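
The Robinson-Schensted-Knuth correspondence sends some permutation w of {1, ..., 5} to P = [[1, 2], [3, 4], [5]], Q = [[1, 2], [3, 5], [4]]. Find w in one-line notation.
Reverse the RSK construction: for i from n down to 1, find the cell of Q containing i, remove the entry at that cell from P, and reverse-bump it up through P; the value ejected from row 1 is w(i).

Step i=5: Q has 5 at row 2, column 2; remove 4 from row 2 of P and reverse-bump: 4 enters row 1 and ejects 2. So w(5) = 2. P is now [[1, 4], [3], [5]].
Step i=4: Q has 4 at row 3, column 1; remove 5 from row 3 of P and reverse-bump: 5 enters row 2 and ejects 3; 3 enters row 1 and ejects 1. So w(4) = 1. P is now [[3, 4], [5]].
Step i=3: Q has 3 at row 2, column 1; remove 5 from row 2 of P and reverse-bump: 5 enters row 1 and ejects 4. So w(3) = 4. P is now [[3, 5]].
Step i=2: Q has 2 at row 1, column 2; remove that cell from P, ejecting 5. So w(2) = 5. P is now [[3]].
Step i=1: Q has 1 at row 1, column 1; remove that cell from P, ejecting 3. So w(1) = 3. P is now [].

So w = 3 5 4 1 2.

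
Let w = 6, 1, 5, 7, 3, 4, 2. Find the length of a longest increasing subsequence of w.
3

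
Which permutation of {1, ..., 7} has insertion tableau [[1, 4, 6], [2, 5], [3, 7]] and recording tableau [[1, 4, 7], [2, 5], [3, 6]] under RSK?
Reverse the RSK construction: for i from n down to 1, find the cell of Q containing i, remove the entry at that cell from P, and reverse-bump it up through P; the value ejected from row 1 is w(i).

Step i=7: Q has 7 at row 1, column 3; remove that cell from P, ejecting 6. So w(7) = 6. P is now [[1, 4], [2, 5], [3, 7]].
Step i=6: Q has 6 at row 3, column 2; remove 7 from row 3 of P and reverse-bump: 7 enters row 2 and ejects 5; 5 enters row 1 and ejects 4. So w(6) = 4. P is now [[1, 5], [2, 7], [3]].
Step i=5: Q has 5 at row 2, column 2; remove 7 from row 2 of P and reverse-bump: 7 enters row 1 and ejects 5. So w(5) = 5. P is now [[1, 7], [2], [3]].
Step i=4: Q has 4 at row 1, column 2; remove that cell from P, ejecting 7. So w(4) = 7. P is now [[1], [2], [3]].
Step i=3: Q has 3 at row 3, column 1; remove 3 from row 3 of P and reverse-bump: 3 enters row 2 and ejects 2; 2 enters row 1 and ejects 1. So w(3) = 1. P is now [[2], [3]].
Step i=2: Q has 2 at row 2, column 1; remove 3 from row 2 of P and reverse-bump: 3 enters row 1 and ejects 2. So w(2) = 2. P is now [[3]].
Step i=1: Q has 1 at row 1, column 1; remove that cell from P, ejecting 3. So w(1) = 3. P is now [].

So w = 3 2 1 7 5 4 6.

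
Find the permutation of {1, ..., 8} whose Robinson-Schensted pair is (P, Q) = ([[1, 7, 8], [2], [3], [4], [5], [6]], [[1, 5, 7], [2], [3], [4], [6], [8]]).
6 5 4 3 7 2 8 1

Reverse the RSK construction: for i from n down to 1, find the cell of Q containing i, remove the entry at that cell from P, and reverse-bump it up through P; the value ejected from row 1 is w(i).

Step i=8: Q has 8 at row 6, column 1; remove 6 from row 6 of P and reverse-bump: 6 enters row 5 and ejects 5; 5 enters row 4 and ejects 4; 4 enters row 3 and ejects 3; 3 enters row 2 and ejects 2; 2 enters row 1 and ejects 1. So w(8) = 1. P is now [[2, 7, 8], [3], [4], [5], [6]].
Step i=7: Q has 7 at row 1, column 3; remove that cell from P, ejecting 8. So w(7) = 8. P is now [[2, 7], [3], [4], [5], [6]].
Step i=6: Q has 6 at row 5, column 1; remove 6 from row 5 of P and reverse-bump: 6 enters row 4 and ejects 5; 5 enters row 3 and ejects 4; 4 enters row 2 and ejects 3; 3 enters row 1 and ejects 2. So w(6) = 2. P is now [[3, 7], [4], [5], [6]].
Step i=5: Q has 5 at row 1, column 2; remove that cell from P, ejecting 7. So w(5) = 7. P is now [[3], [4], [5], [6]].
Step i=4: Q has 4 at row 4, column 1; remove 6 from row 4 of P and reverse-bump: 6 enters row 3 and ejects 5; 5 enters row 2 and ejects 4; 4 enters row 1 and ejects 3. So w(4) = 3. P is now [[4], [5], [6]].
Step i=3: Q has 3 at row 3, column 1; remove 6 from row 3 of P and reverse-bump: 6 enters row 2 and ejects 5; 5 enters row 1 and ejects 4. So w(3) = 4. P is now [[5], [6]].
Step i=2: Q has 2 at row 2, column 1; remove 6 from row 2 of P and reverse-bump: 6 enters row 1 and ejects 5. So w(2) = 5. P is now [[6]].
Step i=1: Q has 1 at row 1, column 1; remove that cell from P, ejecting 6. So w(1) = 6. P is now [].

So w = 6 5 4 3 7 2 8 1.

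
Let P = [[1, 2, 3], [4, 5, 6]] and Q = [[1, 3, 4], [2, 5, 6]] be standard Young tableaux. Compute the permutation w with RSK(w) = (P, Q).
Reverse the RSK construction: for i from n down to 1, find the cell of Q containing i, remove the entry at that cell from P, and reverse-bump it up through P; the value ejected from row 1 is w(i).

Step i=6: Q has 6 at row 2, column 3; remove 6 from row 2 of P and reverse-bump: 6 enters row 1 and ejects 3. So w(6) = 3. P is now [[1, 2, 6], [4, 5]].
Step i=5: Q has 5 at row 2, column 2; remove 5 from row 2 of P and reverse-bump: 5 enters row 1 and ejects 2. So w(5) = 2. P is now [[1, 5, 6], [4]].
Step i=4: Q has 4 at row 1, column 3; remove that cell from P, ejecting 6. So w(4) = 6. P is now [[1, 5], [4]].
Step i=3: Q has 3 at row 1, column 2; remove that cell from P, ejecting 5. So w(3) = 5. P is now [[1], [4]].
Step i=2: Q has 2 at row 2, column 1; remove 4 from row 2 of P and reverse-bump: 4 enters row 1 and ejects 1. So w(2) = 1. P is now [[4]].
Step i=1: Q has 1 at row 1, column 1; remove that cell from P, ejecting 4. So w(1) = 4. P is now [].

So w = 4 1 5 6 2 3.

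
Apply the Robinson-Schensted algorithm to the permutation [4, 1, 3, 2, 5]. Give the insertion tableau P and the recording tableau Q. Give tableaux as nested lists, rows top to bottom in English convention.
Insert each entry of the permutation into P by Schensted row insertion, recording in Q the position of each new cell.

After inserting 4: P = [[4]].
After inserting 1: P = [[1], [4]].
After inserting 3: P = [[1, 3], [4]].
After inserting 2: P = [[1, 2], [3], [4]].
After inserting 5: P = [[1, 2, 5], [3], [4]].

So P = [[1, 2, 5], [3], [4]], Q = [[1, 3, 5], [2], [4]].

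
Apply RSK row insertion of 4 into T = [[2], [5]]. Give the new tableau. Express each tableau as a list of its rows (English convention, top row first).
4 is larger than every entry of row 1, so it is appended to row 1. The new tableau is [[2, 4], [5]].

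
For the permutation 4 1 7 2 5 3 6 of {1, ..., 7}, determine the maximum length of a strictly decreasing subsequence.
3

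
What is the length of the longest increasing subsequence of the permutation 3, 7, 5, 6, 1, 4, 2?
3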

## ASSIGNMENT
Output every record exactly as written, with nothing dropped.

## ANSWER BOX
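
The Robinson-Schensted-Knuth correspondence sends some permutation w of {1, ..., 5} to P = [[1, 2], [3, 4], [5]], Q = [[1, 2], [3, 5], [4]]. Find w in one-line notation.
Reverse the RSK construction: for i from n down to 1, find the cell of Q containing i, remove the entry at that cell from P, and reverse-bump it up through P; the value ejected from row 1 is w(i).

Step i=5: Q has 5 at row 2, column 2; remove 4 from row 2 of P and reverse-bump: 4 enters row 1 and ejects 2. So w(5) = 2. P is now [[1, 4], [3], [5]].
Step i=4: Q has 4 at row 3, column 1; remove 5 from row 3 of P and reverse-bump: 5 enters row 2 and ejects 3; 3 enters row 1 and ejects 1. So w(4) = 1. P is now [[3, 4], [5]].
Step i=3: Q has 3 at row 2, column 1; remove 5 from row 2 of P and reverse-bump: 5 enters row 1 and ejects 4. So w(3) = 4. P is now [[3, 5]].
Step i=2: Q has 2 at row 1, column 2; remove that cell from P, ejecting 5. So w(2) = 5. P is now [[3]].
Step i=1: Q has 1 at row 1, column 1; remove that cell from P, ejecting 3. So w(1) = 3. P is now [].

So w = 3 5 4 1 2.

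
Let w = 6, 1, 5, 7, 3, 4, 2. Find the length of a longest increasing subsequence of w.
3

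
Which permutation of {1, ..., 7} has insertion tableau [[1, 4, 6], [2, 5], [3, 7]] and recording tableau [[1, 4, 7], [2, 5], [3, 6]] under RSK?
Reverse the RSK construction: for i from n down to 1, find the cell of Q containing i, remove the entry at that cell from P, and reverse-bump it up through P; the value ejected from row 1 is w(i).

Step i=7: Q has 7 at row 1, column 3; remove that cell from P, ejecting 6. So w(7) = 6. P is now [[1, 4], [2, 5], [3, 7]].
Step i=6: Q has 6 at row 3, column 2; remove 7 from row 3 of P and reverse-bump: 7 enters row 2 and ejects 5; 5 enters row 1 and ejects 4. So w(6) = 4. P is now [[1, 5], [2, 7], [3]].
Step i=5: Q has 5 at row 2, column 2; remove 7 from row 2 of P and reverse-bump: 7 enters row 1 and ejects 5. So w(5) = 5. P is now [[1, 7], [2], [3]].
Step i=4: Q has 4 at row 1, column 2; remove that cell from P, ejecting 7. So w(4) = 7. P is now [[1], [2], [3]].
Step i=3: Q has 3 at row 3, column 1; remove 3 from row 3 of P and reverse-bump: 3 enters row 2 and ejects 2; 2 enters row 1 and ejects 1. So w(3) = 1. P is now [[2], [3]].
Step i=2: Q has 2 at row 2, column 1; remove 3 from row 2 of P and reverse-bump: 3 enters row 1 and ejects 2. So w(2) = 2. P is now [[3]].
Step i=1: Q has 1 at row 1, column 1; remove that cell from P, ejecting 3. So w(1) = 3. P is now [].

So w = 3 2 1 7 5 4 6.

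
Find the permutation of {1, ..., 8} whose Robinson-Schensted pair is (P, Q) = ([[1, 7, 8], [2], [3], [4], [5], [6]], [[1, 5, 7], [2], [3], [4], [6], [8]]).
6 5 4 3 7 2 8 1

Reverse the RSK construction: for i from n down to 1, find the cell of Q containing i, remove the entry at that cell from P, and reverse-bump it up through P; the value ejected from row 1 is w(i).

Step i=8: Q has 8 at row 6, column 1; remove 6 from row 6 of P and reverse-bump: 6 enters row 5 and ejects 5; 5 enters row 4 and ejects 4; 4 enters row 3 and ejects 3; 3 enters row 2 and ejects 2; 2 enters row 1 and ejects 1. So w(8) = 1. P is now [[2, 7, 8], [3], [4], [5], [6]].
Step i=7: Q has 7 at row 1, column 3; remove that cell from P, ejecting 8. So w(7) = 8. P is now [[2, 7], [3], [4], [5], [6]].
Step i=6: Q has 6 at row 5, column 1; remove 6 from row 5 of P and reverse-bump: 6 enters row 4 and ejects 5; 5 enters row 3 and ejects 4; 4 enters row 2 and ejects 3; 3 enters row 1 and ejects 2. So w(6) = 2. P is now [[3, 7], [4], [5], [6]].
Step i=5: Q has 5 at row 1, column 2; remove that cell from P, ejecting 7. So w(5) = 7. P is now [[3], [4], [5], [6]].
Step i=4: Q has 4 at row 4, column 1; remove 6 from row 4 of P and reverse-bump: 6 enters row 3 and ejects 5; 5 enters row 2 and ejects 4; 4 enters row 1 and ejects 3. So w(4) = 3. P is now [[4], [5], [6]].
Step i=3: Q has 3 at row 3, column 1; remove 6 from row 3 of P and reverse-bump: 6 enters row 2 and ejects 5; 5 enters row 1 and ejects 4. So w(3) = 4. P is now [[5], [6]].
Step i=2: Q has 2 at row 2, column 1; remove 6 from row 2 of P and reverse-bump: 6 enters row 1 and ejects 5. So w(2) = 5. P is now [[6]].
Step i=1: Q has 1 at row 1, column 1; remove that cell from P, ejecting 6. So w(1) = 6. P is now [].

So w = 6 5 4 3 7 2 8 1.

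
Let P = [[1, 2, 3], [4, 5, 6]] and Q = [[1, 3, 4], [2, 5, 6]] be standard Young tableaux. Compute the permutation w with RSK(w) = (P, Q).
Reverse the RSK construction: for i from n down to 1, find the cell of Q containing i, remove the entry at that cell from P, and reverse-bump it up through P; the value ejected from row 1 is w(i).

Step i=6: Q has 6 at row 2, column 3; remove 6 from row 2 of P and reverse-bump: 6 enters row 1 and ejects 3. So w(6) = 3. P is now [[1, 2, 6], [4, 5]].
Step i=5: Q has 5 at row 2, column 2; remove 5 from row 2 of P and reverse-bump: 5 enters row 1 and ejects 2. So w(5) = 2. P is now [[1, 5, 6], [4]].
Step i=4: Q has 4 at row 1, column 3; remove that cell from P, ejecting 6. So w(4) = 6. P is now [[1, 5], [4]].
Step i=3: Q has 3 at row 1, column 2; remove that cell from P, ejecting 5. So w(3) = 5. P is now [[1], [4]].
Step i=2: Q has 2 at row 2, column 1; remove 4 from row 2 of P and reverse-bump: 4 enters row 1 and ejects 1. So w(2) = 1. P is now [[4]].
Step i=1: Q has 1 at row 1, column 1; remove that cell from P, ejecting 4. So w(1) = 4. P is now [].

So w = 4 1 5 6 2 3.

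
Apply the Robinson-Schensted algorithm to the permutation [4, 1, 3, 2, 5]. Give the insertion tableau P and the recording tableau Q. Give tableaux as nested lists, rows top to bottom in English convention.
Insert each entry of the permutation into P by Schensted row insertion, recording in Q the position of each new cell.

After inserting 4: P = [[4]].
After inserting 1: P = [[1], [4]].
After inserting 3: P = [[1, 3], [4]].
After inserting 2: P = [[1, 2], [3], [4]].
After inserting 5: P = [[1, 2, 5], [3], [4]].

So P = [[1, 2, 5], [3], [4]], Q = [[1, 3, 5], [2], [4]].

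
Apply RSK row insertion of 4 into T = [[2], [5]]. Give the new tableau. Express each tableau as a list of its rows (English convention, top row first).
4 is larger than every entry of row 1, so it is appended to row 1. The new tableau is [[2, 4], [5]].

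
For the permutation 4 1 7 2 5 3 6 of {1, ..., 7}, determine the maximum length of a strictly decreasing subsequence.
3

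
What is the length of the longest increasing subsequence of the permutation 3, 7, 5, 6, 1, 4, 2?
3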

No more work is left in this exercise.